Directions: Your answer should be a single number: the count of lines in the records below containing the word "quadruped".

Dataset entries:
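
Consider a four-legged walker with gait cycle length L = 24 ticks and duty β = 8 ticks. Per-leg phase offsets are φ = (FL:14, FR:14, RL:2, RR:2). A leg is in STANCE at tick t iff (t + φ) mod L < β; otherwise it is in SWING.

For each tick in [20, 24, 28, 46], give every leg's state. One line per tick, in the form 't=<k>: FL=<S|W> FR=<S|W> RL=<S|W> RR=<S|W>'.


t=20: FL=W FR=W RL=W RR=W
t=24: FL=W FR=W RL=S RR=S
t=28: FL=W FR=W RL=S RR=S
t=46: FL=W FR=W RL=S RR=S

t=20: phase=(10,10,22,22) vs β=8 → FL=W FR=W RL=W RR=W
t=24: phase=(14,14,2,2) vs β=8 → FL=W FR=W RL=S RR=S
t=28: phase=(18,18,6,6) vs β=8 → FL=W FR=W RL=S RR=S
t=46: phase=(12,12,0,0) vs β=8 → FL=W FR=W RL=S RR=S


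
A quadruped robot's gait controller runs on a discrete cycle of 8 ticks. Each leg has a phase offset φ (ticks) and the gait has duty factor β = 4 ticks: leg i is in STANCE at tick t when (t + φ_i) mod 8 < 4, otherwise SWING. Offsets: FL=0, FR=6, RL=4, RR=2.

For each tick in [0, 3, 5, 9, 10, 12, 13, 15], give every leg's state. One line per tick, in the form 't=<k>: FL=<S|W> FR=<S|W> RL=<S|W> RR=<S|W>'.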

---

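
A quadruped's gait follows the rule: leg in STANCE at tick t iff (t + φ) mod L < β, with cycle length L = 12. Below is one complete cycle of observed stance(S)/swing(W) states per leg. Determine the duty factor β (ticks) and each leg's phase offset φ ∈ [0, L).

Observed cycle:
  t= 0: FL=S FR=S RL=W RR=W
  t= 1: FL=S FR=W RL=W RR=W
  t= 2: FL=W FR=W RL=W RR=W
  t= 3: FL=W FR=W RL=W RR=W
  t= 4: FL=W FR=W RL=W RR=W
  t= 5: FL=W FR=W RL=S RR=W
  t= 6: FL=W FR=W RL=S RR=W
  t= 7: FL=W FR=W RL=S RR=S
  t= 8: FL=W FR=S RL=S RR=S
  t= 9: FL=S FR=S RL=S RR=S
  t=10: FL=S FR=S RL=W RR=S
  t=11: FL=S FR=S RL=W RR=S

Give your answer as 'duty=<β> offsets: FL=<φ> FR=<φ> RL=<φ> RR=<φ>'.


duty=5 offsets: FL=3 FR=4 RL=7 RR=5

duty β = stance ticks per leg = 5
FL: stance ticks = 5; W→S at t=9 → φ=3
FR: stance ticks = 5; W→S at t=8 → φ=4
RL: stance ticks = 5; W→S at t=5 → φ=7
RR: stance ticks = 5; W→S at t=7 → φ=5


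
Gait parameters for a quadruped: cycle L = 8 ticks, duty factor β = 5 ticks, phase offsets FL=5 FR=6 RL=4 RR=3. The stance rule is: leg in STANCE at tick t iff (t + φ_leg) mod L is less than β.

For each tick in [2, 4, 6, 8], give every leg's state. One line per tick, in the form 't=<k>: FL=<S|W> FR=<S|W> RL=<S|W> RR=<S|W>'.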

Response to the exercise: 3